■ What is being asked
Restating the records exactly is the whole task.

■ Provided material
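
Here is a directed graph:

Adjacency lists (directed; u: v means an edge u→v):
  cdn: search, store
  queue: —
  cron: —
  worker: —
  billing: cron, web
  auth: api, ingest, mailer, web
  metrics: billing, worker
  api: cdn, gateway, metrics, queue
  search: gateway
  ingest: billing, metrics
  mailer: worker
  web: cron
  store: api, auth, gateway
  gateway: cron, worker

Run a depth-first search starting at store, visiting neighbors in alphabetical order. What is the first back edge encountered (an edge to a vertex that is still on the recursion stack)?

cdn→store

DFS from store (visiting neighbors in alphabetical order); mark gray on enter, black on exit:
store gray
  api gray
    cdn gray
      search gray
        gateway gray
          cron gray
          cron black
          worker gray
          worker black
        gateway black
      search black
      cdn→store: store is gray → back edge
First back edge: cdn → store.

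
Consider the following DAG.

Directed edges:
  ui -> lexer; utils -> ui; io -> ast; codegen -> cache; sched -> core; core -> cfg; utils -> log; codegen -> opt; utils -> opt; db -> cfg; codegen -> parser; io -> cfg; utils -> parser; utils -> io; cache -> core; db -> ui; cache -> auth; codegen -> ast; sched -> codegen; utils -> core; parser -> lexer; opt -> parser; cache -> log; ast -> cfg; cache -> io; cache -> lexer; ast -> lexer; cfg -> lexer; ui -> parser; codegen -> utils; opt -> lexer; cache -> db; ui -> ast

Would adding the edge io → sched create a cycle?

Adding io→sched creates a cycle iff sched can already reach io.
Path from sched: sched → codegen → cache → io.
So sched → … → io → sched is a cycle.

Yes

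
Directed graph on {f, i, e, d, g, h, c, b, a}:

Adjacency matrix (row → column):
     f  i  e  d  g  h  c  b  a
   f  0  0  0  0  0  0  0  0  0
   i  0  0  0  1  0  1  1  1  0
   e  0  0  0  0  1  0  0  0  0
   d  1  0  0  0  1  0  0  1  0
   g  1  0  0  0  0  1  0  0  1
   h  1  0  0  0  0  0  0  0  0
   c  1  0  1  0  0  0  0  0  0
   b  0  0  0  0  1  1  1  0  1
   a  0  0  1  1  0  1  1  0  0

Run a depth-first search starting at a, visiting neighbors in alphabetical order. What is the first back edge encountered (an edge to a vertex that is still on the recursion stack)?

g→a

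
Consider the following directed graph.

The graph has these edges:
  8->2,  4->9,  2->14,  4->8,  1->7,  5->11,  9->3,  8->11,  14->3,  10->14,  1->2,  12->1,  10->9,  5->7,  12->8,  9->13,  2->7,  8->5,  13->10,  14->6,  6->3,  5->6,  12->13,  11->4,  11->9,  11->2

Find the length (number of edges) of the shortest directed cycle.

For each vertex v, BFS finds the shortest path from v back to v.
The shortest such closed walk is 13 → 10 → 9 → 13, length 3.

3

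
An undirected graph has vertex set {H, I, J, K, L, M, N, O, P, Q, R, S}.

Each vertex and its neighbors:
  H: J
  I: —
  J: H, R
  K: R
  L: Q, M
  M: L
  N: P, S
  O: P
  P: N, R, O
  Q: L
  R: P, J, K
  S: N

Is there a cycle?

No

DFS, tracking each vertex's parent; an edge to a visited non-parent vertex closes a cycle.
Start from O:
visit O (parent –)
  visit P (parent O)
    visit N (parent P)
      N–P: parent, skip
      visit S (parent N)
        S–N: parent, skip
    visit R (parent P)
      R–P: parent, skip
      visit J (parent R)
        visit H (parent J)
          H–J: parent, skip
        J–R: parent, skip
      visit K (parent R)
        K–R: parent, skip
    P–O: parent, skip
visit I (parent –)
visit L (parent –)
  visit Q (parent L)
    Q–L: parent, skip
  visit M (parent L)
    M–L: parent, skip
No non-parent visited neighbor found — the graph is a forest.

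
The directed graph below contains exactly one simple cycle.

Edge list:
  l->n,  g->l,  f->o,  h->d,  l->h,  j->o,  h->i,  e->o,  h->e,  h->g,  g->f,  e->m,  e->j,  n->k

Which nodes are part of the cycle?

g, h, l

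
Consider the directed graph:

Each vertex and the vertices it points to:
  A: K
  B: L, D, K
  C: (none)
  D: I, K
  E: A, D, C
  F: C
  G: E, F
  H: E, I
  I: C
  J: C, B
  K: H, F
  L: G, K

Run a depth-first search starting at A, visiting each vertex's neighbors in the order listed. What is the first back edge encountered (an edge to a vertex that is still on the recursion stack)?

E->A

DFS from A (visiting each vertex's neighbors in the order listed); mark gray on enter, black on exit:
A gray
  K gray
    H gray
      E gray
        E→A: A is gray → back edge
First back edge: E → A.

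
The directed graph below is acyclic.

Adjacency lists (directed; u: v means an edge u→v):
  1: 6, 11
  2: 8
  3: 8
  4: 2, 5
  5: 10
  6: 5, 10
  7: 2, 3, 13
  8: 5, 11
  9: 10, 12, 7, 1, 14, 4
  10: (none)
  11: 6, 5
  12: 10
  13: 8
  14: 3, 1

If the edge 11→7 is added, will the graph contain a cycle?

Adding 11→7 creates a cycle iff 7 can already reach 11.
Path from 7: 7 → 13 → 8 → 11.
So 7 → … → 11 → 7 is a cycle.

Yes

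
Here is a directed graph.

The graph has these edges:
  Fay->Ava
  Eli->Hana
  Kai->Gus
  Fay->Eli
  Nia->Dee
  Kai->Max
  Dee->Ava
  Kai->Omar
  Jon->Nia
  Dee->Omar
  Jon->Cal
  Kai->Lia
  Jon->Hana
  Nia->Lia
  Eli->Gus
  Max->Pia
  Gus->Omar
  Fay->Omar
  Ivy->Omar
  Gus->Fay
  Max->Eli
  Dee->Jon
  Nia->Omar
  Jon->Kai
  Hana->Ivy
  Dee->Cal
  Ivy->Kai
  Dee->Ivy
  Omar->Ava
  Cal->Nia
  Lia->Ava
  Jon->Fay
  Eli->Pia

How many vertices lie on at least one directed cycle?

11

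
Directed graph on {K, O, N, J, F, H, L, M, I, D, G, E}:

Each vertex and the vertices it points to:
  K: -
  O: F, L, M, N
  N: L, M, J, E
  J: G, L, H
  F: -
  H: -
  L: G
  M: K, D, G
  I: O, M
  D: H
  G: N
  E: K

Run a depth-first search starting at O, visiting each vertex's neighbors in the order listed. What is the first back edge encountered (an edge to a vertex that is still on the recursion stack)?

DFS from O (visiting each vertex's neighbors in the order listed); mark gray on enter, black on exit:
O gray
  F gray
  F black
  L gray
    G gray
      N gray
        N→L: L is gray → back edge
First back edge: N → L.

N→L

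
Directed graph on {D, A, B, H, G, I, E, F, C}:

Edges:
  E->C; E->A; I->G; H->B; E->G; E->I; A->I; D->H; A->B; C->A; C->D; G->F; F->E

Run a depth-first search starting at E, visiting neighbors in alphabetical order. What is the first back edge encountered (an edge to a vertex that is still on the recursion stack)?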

■ Exercise output
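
Here is a directed graph:

Adjacency lists (directed; u: v means an edge u→v):
  cdn: search, store
  queue: —
  cron: —
  worker: —
  billing: cron, web
  auth: api, ingest, mailer, web
  metrics: billing, worker
  api: cdn, gateway, metrics, queue
  search: gateway
  ingest: billing, metrics
  mailer: worker
  web: cron
  store: api, auth, gateway
  gateway: cron, worker

Run a depth-first search starting at store, visiting neighbors in alphabetical order. What is the first back edge encountered (an edge to a vertex that is still on the recursion stack)?

cdn→store

DFS from store (visiting neighbors in alphabetical order); mark gray on enter, black on exit:
store gray
  api gray
    cdn gray
      search gray
        gateway gray
          cron gray
          cron black
          worker gray
          worker black
        gateway black
      search black
      cdn→store: store is gray → back edge
First back edge: cdn → store.

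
Consider the following DAG.

Directed edges:
  ui -> lexer; utils -> ui; io -> ast; codegen -> cache; sched -> core; core -> cfg; utils -> log; codegen -> opt; utils -> opt; db -> cfg; codegen -> parser; io -> cfg; utils -> parser; utils -> io; cache -> core; db -> ui; cache -> auth; codegen -> ast; sched -> codegen; utils -> core; parser -> lexer; opt -> parser; cache -> log; ast -> cfg; cache -> io; cache -> lexer; ast -> lexer; cfg -> lexer; ui -> parser; codegen -> utils; opt -> lexer; cache -> db; ui -> ast

Would adding the edge io → sched create a cycle?

Adding io→sched creates a cycle iff sched can already reach io.
Path from sched: sched → codegen → cache → io.
So sched → … → io → sched is a cycle.

Yes

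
Directed graph on {f, i, e, d, g, h, c, b, a}:

Adjacency matrix (row → column):
     f  i  e  d  g  h  c  b  a
   f  0  0  0  0  0  0  0  0  0
   i  0  0  0  1  0  1  1  1  0
   e  0  0  0  0  1  0  0  0  0
   d  1  0  0  0  1  0  0  1  0
   g  1  0  0  0  0  1  0  0  1
   h  1  0  0  0  0  0  0  0  0
   c  1  0  1  0  0  0  0  0  0
   b  0  0  0  0  1  1  1  0  1
   a  0  0  1  1  0  1  1  0  0

Run a depth-first search starting at a, visiting neighbors in alphabetical order. What is the first back edge encountered (an edge to a vertex that is still on the recursion stack)?

g→a

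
Consider the following directed graph.

The graph has these edges:
  8->2,  4->9,  2->14,  4->8,  1->7,  5->11,  9->3,  8->11,  14->3,  10->14,  1->2,  12->1,  10->9,  5->7,  12->8,  9->13,  2->7,  8->5,  13->10,  14->6,  6->3,  5->6,  12->13,  11->4,  11->9,  11->2

Find the length (number of edges) of the shortest directed cycle.

For each vertex v, BFS finds the shortest path from v back to v.
The shortest such closed walk is 13 → 10 → 9 → 13, length 3.

3

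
An undirected graph has vertex set {H, I, J, K, L, M, N, O, P, Q, R, S}.

Each vertex and its neighbors:
  H: J
  I: —
  J: H, R
  K: R
  L: Q, M
  M: L
  N: P, S
  O: P
  P: N, R, O
  Q: L
  R: P, J, K
  S: N

Is there a cycle?

No

DFS, tracking each vertex's parent; an edge to a visited non-parent vertex closes a cycle.
Start from O:
visit O (parent –)
  visit P (parent O)
    visit N (parent P)
      N–P: parent, skip
      visit S (parent N)
        S–N: parent, skip
    visit R (parent P)
      R–P: parent, skip
      visit J (parent R)
        visit H (parent J)
          H–J: parent, skip
        J–R: parent, skip
      visit K (parent R)
        K–R: parent, skip
    P–O: parent, skip
visit I (parent –)
visit L (parent –)
  visit Q (parent L)
    Q–L: parent, skip
  visit M (parent L)
    M–L: parent, skip
No non-parent visited neighbor found — the graph is a forest.

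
The directed graph below contains exactly one simple cycle.

Edge list:
  l->n,  g->l,  f->o,  h->d,  l->h,  j->o,  h->i,  e->o,  h->e,  h->g,  g->f,  e->m,  e->j,  n->k

Which nodes are part of the cycle?

g, h, l

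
Consider the directed graph:

Each vertex and the vertices it points to:
  A: K
  B: L, D, K
  C: (none)
  D: I, K
  E: A, D, C
  F: C
  G: E, F
  H: E, I
  I: C
  J: C, B
  K: H, F
  L: G, K

Run a depth-first search starting at A, visiting each vertex's neighbors in the order listed. What is the first back edge encountered (an edge to a vertex that is still on the recursion stack)?

E->A

DFS from A (visiting each vertex's neighbors in the order listed); mark gray on enter, black on exit:
A gray
  K gray
    H gray
      E gray
        E→A: A is gray → back edge
First back edge: E → A.

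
The directed graph below is acyclic.

Adjacency lists (directed; u: v means an edge u→v):
  1: 6, 11
  2: 8
  3: 8
  4: 2, 5
  5: 10
  6: 5, 10
  7: 2, 3, 13
  8: 5, 11
  9: 10, 12, 7, 1, 14, 4
  10: (none)
  11: 6, 5
  12: 10
  13: 8
  14: 3, 1

If the edge 11→7 is added, will the graph contain a cycle?

Adding 11→7 creates a cycle iff 7 can already reach 11.
Path from 7: 7 → 13 → 8 → 11.
So 7 → … → 11 → 7 is a cycle.

Yes

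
Here is a directed graph.

The graph has these edges:
  Fay->Ava
  Eli->Hana
  Kai->Gus
  Fay->Eli
  Nia->Dee
  Kai->Max
  Dee->Ava
  Kai->Omar
  Jon->Nia
  Dee->Omar
  Jon->Cal
  Kai->Lia
  Jon->Hana
  Nia->Lia
  Eli->Gus
  Max->Pia
  Gus->Omar
  Fay->Omar
  Ivy->Omar
  Gus->Fay
  Max->Eli
  Dee->Jon
  Nia->Omar
  Jon->Kai
  Hana->Ivy
  Dee->Cal
  Ivy->Kai
  Dee->Ivy
  Omar->Ava
  Cal->Nia
  Lia->Ava
  Jon->Fay
  Eli->Pia

How many vertices lie on at least one directed cycle?

11

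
Directed graph on {K, O, N, J, F, H, L, M, I, D, G, E}:

Each vertex and the vertices it points to:
  K: -
  O: F, L, M, N
  N: L, M, J, E
  J: G, L, H
  F: -
  H: -
  L: G
  M: K, D, G
  I: O, M
  D: H
  G: N
  E: K

Run a depth-first search starting at O, visiting each vertex's neighbors in the order listed. What is the first back edge encountered (an edge to a vertex that is still on the recursion stack)?

DFS from O (visiting each vertex's neighbors in the order listed); mark gray on enter, black on exit:
O gray
  F gray
  F black
  L gray
    G gray
      N gray
        N→L: L is gray → back edge
First back edge: N → L.

N→L

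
Directed graph on {D, A, B, H, G, I, E, F, C}:

Edges:
  E->C; E->A; I->G; H->B; E->G; E->I; A->I; D->H; A->B; C->A; C->D; G->F; F->E

Run a depth-first search starting at E, visiting neighbors in alphabetical order. What is the first back edge encountered (an edge to a vertex that is still on the recursion stack)?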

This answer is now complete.